From the line that contains "7) z_e > z_s" to the end of the records below, copy every line exactly. Both the first and last of these lines count.

○ ○ ○

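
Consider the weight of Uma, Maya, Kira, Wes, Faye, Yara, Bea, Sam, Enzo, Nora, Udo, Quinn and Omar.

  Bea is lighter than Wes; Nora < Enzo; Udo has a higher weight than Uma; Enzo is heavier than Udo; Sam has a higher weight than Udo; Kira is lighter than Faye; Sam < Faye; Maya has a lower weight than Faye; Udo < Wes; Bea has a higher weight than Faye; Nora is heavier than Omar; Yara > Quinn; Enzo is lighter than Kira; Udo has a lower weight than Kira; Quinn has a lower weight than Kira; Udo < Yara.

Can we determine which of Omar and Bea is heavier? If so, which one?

Bea

Omar < Nora and Nora < Enzo give Omar < Enzo.
Then Enzo < Kira extends the chain to Kira.
With Kira < Faye: Omar < Nora < Enzo < Kira < Faye.
Then Faye < Bea extends the chain to Bea.
So Bea is heavier.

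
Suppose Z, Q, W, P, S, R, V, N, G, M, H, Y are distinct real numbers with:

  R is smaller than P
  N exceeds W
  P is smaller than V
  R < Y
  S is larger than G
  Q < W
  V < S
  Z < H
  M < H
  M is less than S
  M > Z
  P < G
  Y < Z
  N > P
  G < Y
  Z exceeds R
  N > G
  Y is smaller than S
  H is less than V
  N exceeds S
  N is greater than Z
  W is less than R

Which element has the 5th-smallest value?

Chaining the given pairs: Q < W < R < P < G < Y < Z < M < H < V < S < N.
The 5th smallest is G.

G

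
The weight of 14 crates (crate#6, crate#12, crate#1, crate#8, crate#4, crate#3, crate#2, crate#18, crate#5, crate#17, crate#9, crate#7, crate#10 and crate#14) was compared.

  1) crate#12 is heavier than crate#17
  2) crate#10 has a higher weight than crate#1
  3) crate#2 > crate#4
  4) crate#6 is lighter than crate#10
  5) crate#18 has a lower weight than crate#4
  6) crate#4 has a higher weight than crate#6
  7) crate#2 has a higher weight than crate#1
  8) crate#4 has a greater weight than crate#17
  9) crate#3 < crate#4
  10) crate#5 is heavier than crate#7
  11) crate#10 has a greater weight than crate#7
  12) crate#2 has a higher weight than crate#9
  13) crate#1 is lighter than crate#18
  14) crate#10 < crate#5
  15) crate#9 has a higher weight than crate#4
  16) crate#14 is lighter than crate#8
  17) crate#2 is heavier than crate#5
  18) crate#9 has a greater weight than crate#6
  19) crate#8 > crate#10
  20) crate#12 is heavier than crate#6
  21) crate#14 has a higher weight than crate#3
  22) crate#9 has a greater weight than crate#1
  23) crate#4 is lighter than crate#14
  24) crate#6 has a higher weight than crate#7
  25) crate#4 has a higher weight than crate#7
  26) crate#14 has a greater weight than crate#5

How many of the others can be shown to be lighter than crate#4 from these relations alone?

From crate#4 the given relations immediately reach crate#3, crate#7, crate#6, crate#17, crate#18.
From those, crate#1 — 6 in total.
Nothing else is reachable below crate#4; 6 in all.

6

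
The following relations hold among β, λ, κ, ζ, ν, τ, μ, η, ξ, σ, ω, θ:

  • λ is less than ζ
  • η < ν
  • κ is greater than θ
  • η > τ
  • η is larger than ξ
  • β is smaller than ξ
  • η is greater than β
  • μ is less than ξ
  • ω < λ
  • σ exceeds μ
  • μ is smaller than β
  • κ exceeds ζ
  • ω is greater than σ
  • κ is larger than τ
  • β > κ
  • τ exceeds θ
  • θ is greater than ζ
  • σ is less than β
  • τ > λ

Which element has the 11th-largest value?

σ

Chaining the given pairs: μ < σ < ω < λ < ζ < θ < τ < κ < β < ξ < η < ν.
Counting 11 from the largest end gives σ.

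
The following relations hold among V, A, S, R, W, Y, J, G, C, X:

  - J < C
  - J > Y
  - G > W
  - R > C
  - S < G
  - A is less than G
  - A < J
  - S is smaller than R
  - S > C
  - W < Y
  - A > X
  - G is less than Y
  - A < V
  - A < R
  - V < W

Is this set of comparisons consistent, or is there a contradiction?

inconsistent

Chaining the given relations yields G < Y < J < C < S, so G < S. But one relation states S < G. These cannot both hold.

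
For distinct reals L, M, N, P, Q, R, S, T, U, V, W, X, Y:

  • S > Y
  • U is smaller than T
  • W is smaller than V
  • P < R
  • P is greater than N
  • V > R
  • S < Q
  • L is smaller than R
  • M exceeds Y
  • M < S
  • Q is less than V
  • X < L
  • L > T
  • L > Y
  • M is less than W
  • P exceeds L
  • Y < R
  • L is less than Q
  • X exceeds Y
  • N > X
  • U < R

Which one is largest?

V

Chaining downward from V: directly below it, Q, R, W; then U, Y, M, S, L, P; then T, X, N.
That covers every other element, and nothing is given above V, so V is the largest.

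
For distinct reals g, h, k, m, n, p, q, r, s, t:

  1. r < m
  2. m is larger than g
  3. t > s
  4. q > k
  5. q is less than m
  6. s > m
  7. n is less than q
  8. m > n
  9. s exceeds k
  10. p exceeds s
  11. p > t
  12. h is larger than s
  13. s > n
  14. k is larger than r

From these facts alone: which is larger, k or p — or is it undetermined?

p

The relevant relations are k < q; q < m; m < s; s < t; t < p.
Together: k < q < m < s < t < p.
So p is larger.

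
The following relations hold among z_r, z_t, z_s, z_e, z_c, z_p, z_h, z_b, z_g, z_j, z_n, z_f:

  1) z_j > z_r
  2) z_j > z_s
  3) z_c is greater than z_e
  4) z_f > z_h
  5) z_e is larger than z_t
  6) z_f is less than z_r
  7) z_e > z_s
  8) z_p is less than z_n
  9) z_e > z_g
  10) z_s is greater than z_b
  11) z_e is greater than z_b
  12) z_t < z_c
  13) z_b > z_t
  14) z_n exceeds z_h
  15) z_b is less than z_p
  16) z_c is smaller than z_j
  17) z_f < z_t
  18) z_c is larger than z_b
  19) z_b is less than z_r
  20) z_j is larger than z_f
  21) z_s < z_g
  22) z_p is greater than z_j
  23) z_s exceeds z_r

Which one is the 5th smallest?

z_r

Piecing the relations together gives one ordering: z_h < z_f < z_t < z_b < z_r < z_s < z_g < z_e < z_c < z_j < z_p < z_n.
The 5th smallest is z_r.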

○ ○ ○

THE COMPLETED TASK =>
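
  7) z_e > z_s
  8) z_p is less than z_n
  9) z_e > z_g
  10) z_s is greater than z_b
  11) z_e is greater than z_b
  12) z_t < z_c
  13) z_b > z_t
  14) z_n exceeds z_h
  15) z_b is less than z_p
  16) z_c is smaller than z_j
  17) z_f < z_t
  18) z_c is larger than z_b
  19) z_b is less than z_r
  20) z_j is larger than z_f
  21) z_s < z_g
  22) z_p is greater than z_j
  23) z_s exceeds z_r

Which one is the 5th smallest?

z_r

Piecing the relations together gives one ordering: z_h < z_f < z_t < z_b < z_r < z_s < z_g < z_e < z_c < z_j < z_p < z_n.
The 5th smallest is z_r.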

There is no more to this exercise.